Below are the entries. Set down exactly the line containing "Burning 10.6 g" and each line after it.

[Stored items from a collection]

Content starts

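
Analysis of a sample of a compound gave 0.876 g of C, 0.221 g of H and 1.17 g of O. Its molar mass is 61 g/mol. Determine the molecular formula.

C2H6O2

n(C) = 0.876/12.01 = 0.07294, n(H) = 0.221/1.008 = 0.2192, n(O) = 1.17/16.00 = 0.07312
Ratios (÷ 0.07294): C 1.000, H 3.006, O 1.003
Ratio ≈ 1:3:1, so the empirical formula is CH3O
Empirical-formula mass = 31.03 g/mol
n = 61 / 31.03 = 1.97 ≈ 2
Molecular formula = (CH3O)×2 = C2H6O2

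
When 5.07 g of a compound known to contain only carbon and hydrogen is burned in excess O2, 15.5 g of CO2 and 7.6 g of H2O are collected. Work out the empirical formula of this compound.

mol C = 15.5 / 44.01 = 0.3522; mass C = 0.3522 × 12.01 = 4.230 g
mol H = 2 × (7.6 / 18.02) = 0.8435; mass H = 0.8435 × 1.008 = 0.8503 g
Divide by the smallest (0.3522 mol C): C 1.000, H 2.395
×5: C 5.00, H 11.98 → C5H12

C5H12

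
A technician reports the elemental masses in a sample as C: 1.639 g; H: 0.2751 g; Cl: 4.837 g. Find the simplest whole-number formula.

C: 1.639 g ÷ 12.01 g/mol = 0.1365 mol
H: 0.2751 g ÷ 1.008 g/mol = 0.2729 mol
Cl: 4.837 g ÷ 35.45 g/mol = 0.1364 mol
Divide by the smallest (0.1364 mol Cl): C 1.000, H 2.000, Cl 1.000
→ CH2Cl

CH2Cl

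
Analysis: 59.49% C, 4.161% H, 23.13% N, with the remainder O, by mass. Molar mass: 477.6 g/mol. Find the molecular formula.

C24H20N8O4

Assume 100 g: 59.49 g C, 4.161 g H, 23.13 g N, 13.219 g O.
C: 59.49 g ÷ 12.01 g/mol = 4.953 mol
H: 4.161 g ÷ 1.008 g/mol = 4.128 mol
N: 23.13 g ÷ 14.01 g/mol = 1.651 mol
O: 13.219 g ÷ 16.00 g/mol = 0.8262 mol
Smallest is O at 0.8262 mol; normalising gives C 5.995, H 4.996, N 1.998, O 1.000
Ratio ≈ 6:5:2:1, so the empirical formula is C6H5N2O
Empirical-formula mass = 121.12 g/mol
n = 477.6 / 121.12 = 3.94 ≈ 4
Molecular formula = (C6H5N2O)×4 = C24H20N8O4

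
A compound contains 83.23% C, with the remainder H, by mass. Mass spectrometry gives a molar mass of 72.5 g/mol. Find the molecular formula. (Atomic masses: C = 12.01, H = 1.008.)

C5H12

Assume 100 g: 83.23 g C, 16.77 g H.
C: 83.23 g ÷ 12.01 g/mol = 6.93 mol
H: 16.77 g ÷ 1.008 g/mol = 16.64 mol
Smallest is C at 6.93 mol; normalising gives C 1.000, H 2.401
Multiply by 5: C 5.00, H 12.00 → C5H12
Empirical-formula mass = 72.15 g/mol
n = 72.5 / 72.15 = 1.00 ≈ 1
Molecular formula = empirical formula = C5H12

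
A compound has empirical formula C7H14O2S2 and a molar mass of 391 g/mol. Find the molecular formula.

C14H28O4S4

Empirical-formula mass = 194.32 g/mol
n = 391 / 194.32 = 2.01 ≈ 2
Molecular formula = (C7H14O2S2)2 = C14H28O4S4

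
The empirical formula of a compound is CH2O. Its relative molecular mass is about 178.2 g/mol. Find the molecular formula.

C6H12O6

Empirical-formula mass = 30.03 g/mol
n = 178.2 / 30.03 = 5.93 ≈ 6
Molecular formula = (CH2O)6 = C6H12O6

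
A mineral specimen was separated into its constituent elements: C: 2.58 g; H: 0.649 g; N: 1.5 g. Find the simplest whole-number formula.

C2H6N

Moles — C: 2.58 / 12.01 = 0.2148 mol; H: 0.649 / 1.008 = 0.6438 mol; N: 1.5 / 14.01 = 0.1071 mol
Divide by the smallest (0.1071 mol N): C 2.006, H 6.014, N 1.000
→ C2H6N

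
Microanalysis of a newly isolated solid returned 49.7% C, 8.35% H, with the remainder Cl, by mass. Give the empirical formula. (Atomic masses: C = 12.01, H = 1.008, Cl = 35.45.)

Assume 100 g: 49.7 g C, 8.35 g H, 41.95 g Cl.
Moles — C: 49.7 / 12.01 = 4.138 mol; H: 8.35 / 1.008 = 8.284 mol; Cl: 41.95 / 35.45 = 1.183 mol
Divide by the smallest (1.183 mol Cl): C 3.497, H 7.000, Cl 1.000
×2: C 6.99, H 14.00, Cl 2.00 → C7H14Cl2

C7H14Cl2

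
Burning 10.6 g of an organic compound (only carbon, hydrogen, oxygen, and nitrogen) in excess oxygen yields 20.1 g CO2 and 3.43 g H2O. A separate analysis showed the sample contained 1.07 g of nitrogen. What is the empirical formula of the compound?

C6H5NO3

mol C = 20.1 / 44.01 = 0.4567; mass C = 0.4567 × 12.01 = 5.485 g
mol H = 2 × (3.43 / 18.02) = 0.3807; mass H = 0.3807 × 1.008 = 0.3837 g
mol N = 1.07 / 14.01 = 0.07637
mass O = 10.6 − (6.939) = 3.661 g → mol O = 0.2288
Divide by the smallest (0.07637 mol N): C 5.980, H 4.985, N 1.000, O 2.996
≈ 6:5:1:3 → C6H5NO3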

Content ends

- _TASK OUTPUT_
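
Burning 10.6 g of an organic compound (only carbon, hydrogen, oxygen, and nitrogen) in excess oxygen yields 20.1 g CO2 and 3.43 g H2O. A separate analysis showed the sample contained 1.07 g of nitrogen. What is the empirical formula of the compound?

C6H5NO3

mol C = 20.1 / 44.01 = 0.4567; mass C = 0.4567 × 12.01 = 5.485 g
mol H = 2 × (3.43 / 18.02) = 0.3807; mass H = 0.3807 × 1.008 = 0.3837 g
mol N = 1.07 / 14.01 = 0.07637
mass O = 10.6 − (6.939) = 3.661 g → mol O = 0.2288
Divide by the smallest (0.07637 mol N): C 5.980, H 4.985, N 1.000, O 2.996
≈ 6:5:1:3 → C6H5NO3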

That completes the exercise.